So that nothing is lost, restate each entry exactly as supplied.
==== Dataset content
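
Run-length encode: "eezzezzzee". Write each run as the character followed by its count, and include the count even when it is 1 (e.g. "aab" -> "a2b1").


String: "eezzezzzee"
Scanning for consecutive runs:
  'e' x 2
  'z' x 2
  'e' x 1
  'z' x 3
  'e' x 2
RLE = "e2z2e1z3e2"


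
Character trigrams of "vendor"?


Word: "vendor" (length 6)
Number of trigrams = 6 - 3 + 1 = 4
  Position 0: "ven"
  Position 1: "end"
  Position 2: "ndo"
  Position 3: "dor"
Trigrams = "ven", "end", "ndo", "dor"


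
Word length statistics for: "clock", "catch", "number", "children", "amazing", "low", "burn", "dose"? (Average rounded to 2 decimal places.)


Lengths: "clock"=5, "catch"=5, "number"=6, "children"=8, "amazing"=7, "low"=3, "burn"=4, "dose"=4
Sum = 42, Count = 8
Average = 42/8 = 5.25
= avg=5.25, min=3, max=8


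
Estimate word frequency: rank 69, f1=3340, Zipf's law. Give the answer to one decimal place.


Zipf's law: f(r) = f(1) / r
f(1) = 3340
f(69) = 3340 / 69
= 48.4 occurrences


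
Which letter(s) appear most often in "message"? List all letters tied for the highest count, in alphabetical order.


Word: "message"
Letter counts:
  'a': 1
  'e': 2
  'g': 1
  'm': 1
  's': 2
Maximum count = 2
Most frequent = 'e', 's' (2 times each)


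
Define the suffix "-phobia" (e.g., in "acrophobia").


Suffix: -phobia
Example: acrophobia = acro- + -phobia
Meaning = fear of


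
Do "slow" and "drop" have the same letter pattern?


Pattern of "slow": [0, 1, 2, 3]
Pattern of "drop": [0, 1, 2, 3]
Patterns match
Same pattern = Yes


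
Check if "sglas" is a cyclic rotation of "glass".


Word: "glass", Candidate: "sglas"
Method: check if candidate is substring of word+word
"glassglass" contains "sglas"? Yes
Is rotation = Yes


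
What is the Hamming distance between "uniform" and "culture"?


Comparing character by character (same length = 7):
  Pos 0: 'u' vs 'c' !=
  Pos 1: 'n' vs 'u' !=
  Pos 2: 'i' vs 'l' !=
  Pos 3: 'f' vs 't' !=
  Pos 4: 'o' vs 'u' !=
  Pos 5: 'r' vs 'r' =
  Pos 6: 'm' vs 'e' !=
Hamming distance = 6


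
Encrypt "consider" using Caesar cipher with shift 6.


Word: "consider"
Shift: 6
Each letter → (letter + shift) mod 26:
  'c' (2) + 6 = 8 → 'i'
  'o' (14) + 6 = 20 → 'u'
  'n' (13) + 6 = 19 → 't'
  's' (18) + 6 = 24 → 'y'
  'i' (8) + 6 = 14 → 'o'
  'd' (3) + 6 = 9 → 'j'
  'e' (4) + 6 = 10 → 'k'
  'r' (17) + 6 = 23 → 'x'
Result = "iutyojkx"


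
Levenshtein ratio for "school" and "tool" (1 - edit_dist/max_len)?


Word 1: "school" (length 6)
Word 2: "tool" (length 4)
One optimal edit sequence:
  1. delete 's'  (+1)
  2. delete 'c'  (+1)
  3. substitute 'h' -> 't'  (+1)
  4. keep 'o'
  5. keep 'o'
  6. keep 'l'
Edit distance = 3
Max length = max(6, 4) = 6
Similarity = 1 - 3/6
= 0.5000


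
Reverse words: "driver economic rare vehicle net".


Original: "driver economic rare vehicle net"
Words (1..n): driver | economic | rare | vehicle | net
Reversed (n..1): net | vehicle | rare | economic | driver
Result = "net vehicle rare economic driver"


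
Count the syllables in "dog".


Word: "dog"
Syllable breakdown: dog
Counting: 1 part
= 1 syllable


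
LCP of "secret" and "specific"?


Word 1: "secret"
Word 2: "specific"
Comparing from start:
  Pos 0: 's' == 's'
  Pos 1: 'e' != 'p' (stop)
LCP = "s" (length 1)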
========
**Solution to this problem:**
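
Run-length encode: "eezzezzzee". Write each run as the character followed by its count, and include the count even when it is 1 (e.g. "aab" -> "a2b1").


String: "eezzezzzee"
Scanning for consecutive runs:
  'e' x 2
  'z' x 2
  'e' x 1
  'z' x 3
  'e' x 2
RLE = "e2z2e1z3e2"


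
Character trigrams of "vendor"?


Word: "vendor" (length 6)
Number of trigrams = 6 - 3 + 1 = 4
  Position 0: "ven"
  Position 1: "end"
  Position 2: "ndo"
  Position 3: "dor"
Trigrams = "ven", "end", "ndo", "dor"


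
Word length statistics for: "clock", "catch", "number", "children", "amazing", "low", "burn", "dose"? (Average rounded to 2 decimal places.)


Lengths: "clock"=5, "catch"=5, "number"=6, "children"=8, "amazing"=7, "low"=3, "burn"=4, "dose"=4
Sum = 42, Count = 8
Average = 42/8 = 5.25
= avg=5.25, min=3, max=8


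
Estimate word frequency: rank 69, f1=3340, Zipf's law. Give the answer to one decimal place.


Zipf's law: f(r) = f(1) / r
f(1) = 3340
f(69) = 3340 / 69
= 48.4 occurrences


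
Which letter(s) appear most often in "message"? List all letters tied for the highest count, in alphabetical order.


Word: "message"
Letter counts:
  'a': 1
  'e': 2
  'g': 1
  'm': 1
  's': 2
Maximum count = 2
Most frequent = 'e', 's' (2 times each)


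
Define the suffix "-phobia" (e.g., in "acrophobia").


Suffix: -phobia
Example: acrophobia = acro- + -phobia
Meaning = fear of


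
Do "slow" and "drop" have the same letter pattern?


Pattern of "slow": [0, 1, 2, 3]
Pattern of "drop": [0, 1, 2, 3]
Patterns match
Same pattern = Yes


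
Check if "sglas" is a cyclic rotation of "glass".


Word: "glass", Candidate: "sglas"
Method: check if candidate is substring of word+word
"glassglass" contains "sglas"? Yes
Is rotation = Yes


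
What is the Hamming distance between "uniform" and "culture"?


Comparing character by character (same length = 7):
  Pos 0: 'u' vs 'c' !=
  Pos 1: 'n' vs 'u' !=
  Pos 2: 'i' vs 'l' !=
  Pos 3: 'f' vs 't' !=
  Pos 4: 'o' vs 'u' !=
  Pos 5: 'r' vs 'r' =
  Pos 6: 'm' vs 'e' !=
Hamming distance = 6


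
Encrypt "consider" using Caesar cipher with shift 6.


Word: "consider"
Shift: 6
Each letter → (letter + shift) mod 26:
  'c' (2) + 6 = 8 → 'i'
  'o' (14) + 6 = 20 → 'u'
  'n' (13) + 6 = 19 → 't'
  's' (18) + 6 = 24 → 'y'
  'i' (8) + 6 = 14 → 'o'
  'd' (3) + 6 = 9 → 'j'
  'e' (4) + 6 = 10 → 'k'
  'r' (17) + 6 = 23 → 'x'
Result = "iutyojkx"


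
Levenshtein ratio for "school" and "tool" (1 - edit_dist/max_len)?


Word 1: "school" (length 6)
Word 2: "tool" (length 4)
One optimal edit sequence:
  1. delete 's'  (+1)
  2. delete 'c'  (+1)
  3. substitute 'h' -> 't'  (+1)
  4. keep 'o'
  5. keep 'o'
  6. keep 'l'
Edit distance = 3
Max length = max(6, 4) = 6
Similarity = 1 - 3/6
= 0.5000


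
Reverse words: "driver economic rare vehicle net".


Original: "driver economic rare vehicle net"
Words (1..n): driver | economic | rare | vehicle | net
Reversed (n..1): net | vehicle | rare | economic | driver
Result = "net vehicle rare economic driver"


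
Count the syllables in "dog".


Word: "dog"
Syllable breakdown: dog
Counting: 1 part
= 1 syllable


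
LCP of "secret" and "specific"?


Word 1: "secret"
Word 2: "specific"
Comparing from start:
  Pos 0: 's' == 's'
  Pos 1: 'e' != 'p' (stop)
LCP = "s" (length 1)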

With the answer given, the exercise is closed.